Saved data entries
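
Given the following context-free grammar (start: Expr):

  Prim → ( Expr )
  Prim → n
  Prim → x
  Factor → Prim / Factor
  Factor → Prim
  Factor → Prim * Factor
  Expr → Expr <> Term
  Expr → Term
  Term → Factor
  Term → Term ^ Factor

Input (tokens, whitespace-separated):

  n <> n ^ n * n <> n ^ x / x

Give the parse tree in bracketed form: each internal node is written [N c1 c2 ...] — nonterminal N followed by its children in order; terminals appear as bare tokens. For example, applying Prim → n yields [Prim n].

Expr
Expr <> Term
Expr <> Term <> Term
Term <> Term <> Term
Factor <> Term <> Term
Prim <> Term <> Term
n <> Term <> Term
n <> Term ^ Factor <> Term
n <> Factor ^ Factor <> Term
n <> Prim ^ Factor <> Term
n <> n ^ Factor <> Term
n <> n ^ Prim * Factor <> Term
n <> n ^ n * Factor <> Term
n <> n ^ n * Prim <> Term
n <> n ^ n * n <> Term
n <> n ^ n * n <> Term ^ Factor
n <> n ^ n * n <> Factor ^ Factor
n <> n ^ n * n <> Prim ^ Factor
n <> n ^ n * n <> n ^ Factor
n <> n ^ n * n <> n ^ Prim / Factor
n <> n ^ n * n <> n ^ x / Factor
n <> n ^ n * n <> n ^ x / Prim
n <> n ^ n * n <> n ^ x / x

[Expr [Expr [Expr [Term [Factor [Prim n]]]] <> [Term [Term [Factor [Prim n]]] ^ [Factor [Prim n] * [Factor [Prim n]]]]] <> [Term [Term [Factor [Prim n]]] ^ [Factor [Prim x] / [Factor [Prim x]]]]]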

PROBLEM STATEMENT
Restate every record exactly, leaving nothing out.

ANSWER TO THIS TASK
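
Given the following context-free grammar (start: Expr):

  Prim → ( Expr )
  Prim → n
  Prim → x
  Factor → Prim / Factor
  Factor → Prim
  Factor → Prim * Factor
  Expr → Expr <> Term
  Expr → Term
  Term → Factor
  Term → Term ^ Factor

Input (tokens, whitespace-separated):

  n <> n ^ n * n <> n ^ x / x

Give the parse tree in bracketed form: each internal node is written [N c1 c2 ...] — nonterminal N followed by its children in order; terminals appear as bare tokens. For example, applying Prim → n yields [Prim n].

Expr
Expr <> Term
Expr <> Term <> Term
Term <> Term <> Term
Factor <> Term <> Term
Prim <> Term <> Term
n <> Term <> Term
n <> Term ^ Factor <> Term
n <> Factor ^ Factor <> Term
n <> Prim ^ Factor <> Term
n <> n ^ Factor <> Term
n <> n ^ Prim * Factor <> Term
n <> n ^ n * Factor <> Term
n <> n ^ n * Prim <> Term
n <> n ^ n * n <> Term
n <> n ^ n * n <> Term ^ Factor
n <> n ^ n * n <> Factor ^ Factor
n <> n ^ n * n <> Prim ^ Factor
n <> n ^ n * n <> n ^ Factor
n <> n ^ n * n <> n ^ Prim / Factor
n <> n ^ n * n <> n ^ x / Factor
n <> n ^ n * n <> n ^ x / Prim
n <> n ^ n * n <> n ^ x / x

[Expr [Expr [Expr [Term [Factor [Prim n]]]] <> [Term [Term [Factor [Prim n]]] ^ [Factor [Prim n] * [Factor [Prim n]]]]] <> [Term [Term [Factor [Prim n]]] ^ [Factor [Prim x] / [Factor [Prim x]]]]]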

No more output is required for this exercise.